[Stored items from a collection]
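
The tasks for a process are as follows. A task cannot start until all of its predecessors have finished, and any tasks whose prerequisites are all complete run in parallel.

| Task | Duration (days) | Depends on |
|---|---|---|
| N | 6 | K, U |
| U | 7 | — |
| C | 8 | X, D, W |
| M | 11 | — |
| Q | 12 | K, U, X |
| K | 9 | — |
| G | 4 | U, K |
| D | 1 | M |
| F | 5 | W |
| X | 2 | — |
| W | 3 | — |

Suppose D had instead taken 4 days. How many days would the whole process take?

The binding path is K→Q = 9+12 = 21; finish at 21 days.
D has 1 day of float (longest path through it is 20).
Now M→D→C = 11+4+8 = 23 is longest, so the finish becomes 23 days.

23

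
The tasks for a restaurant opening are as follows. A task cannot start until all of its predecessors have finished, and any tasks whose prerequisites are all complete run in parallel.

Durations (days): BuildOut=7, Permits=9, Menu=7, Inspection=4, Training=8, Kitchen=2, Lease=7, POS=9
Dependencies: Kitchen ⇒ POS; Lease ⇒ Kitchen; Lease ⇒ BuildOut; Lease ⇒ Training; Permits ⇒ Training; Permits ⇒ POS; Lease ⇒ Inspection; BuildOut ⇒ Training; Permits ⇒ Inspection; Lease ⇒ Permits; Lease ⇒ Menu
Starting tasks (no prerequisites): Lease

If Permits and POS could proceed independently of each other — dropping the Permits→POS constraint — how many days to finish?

Before: longest chain Lease→Permits→POS = 7+9+9 = 25, finish 25.
Without Permits→POS, POS's earliest start moves from 16 to 9.
New critical path: Lease→Permits→Training = 7+9+8 = 24 ⇒ 24 days.

24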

**Aim of the task**
Could all of the entries be retyped word for word?

**Solution**
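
The tasks for a process are as follows. A task cannot start until all of its predecessors have finished, and any tasks whose prerequisites are all complete run in parallel.

| Task | Duration (days) | Depends on |
|---|---|---|
| N | 6 | K, U |
| U | 7 | — |
| C | 8 | X, D, W |
| M | 11 | — |
| Q | 12 | K, U, X |
| K | 9 | — |
| G | 4 | U, K |
| D | 1 | M |
| F | 5 | W |
| X | 2 | — |
| W | 3 | — |

Suppose D had instead taken 4 days. How many days would the whole process take?

The binding path is K→Q = 9+12 = 21; finish at 21 days.
D has 1 day of float (longest path through it is 20).
Now M→D→C = 11+4+8 = 23 is longest, so the finish becomes 23 days.

23

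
The tasks for a restaurant opening are as follows. A task cannot start until all of its predecessors have finished, and any tasks whose prerequisites are all complete run in parallel.

Durations (days): BuildOut=7, Permits=9, Menu=7, Inspection=4, Training=8, Kitchen=2, Lease=7, POS=9
Dependencies: Kitchen ⇒ POS; Lease ⇒ Kitchen; Lease ⇒ BuildOut; Lease ⇒ Training; Permits ⇒ Training; Permits ⇒ POS; Lease ⇒ Inspection; BuildOut ⇒ Training; Permits ⇒ Inspection; Lease ⇒ Permits; Lease ⇒ Menu
Starting tasks (no prerequisites): Lease

If Permits and POS could proceed independently of each other — dropping the Permits→POS constraint — how many days to finish?

Before: longest chain Lease→Permits→POS = 7+9+9 = 25, finish 25.
Without Permits→POS, POS's earliest start moves from 16 to 9.
New critical path: Lease→Permits→Training = 7+9+8 = 24 ⇒ 24 days.

24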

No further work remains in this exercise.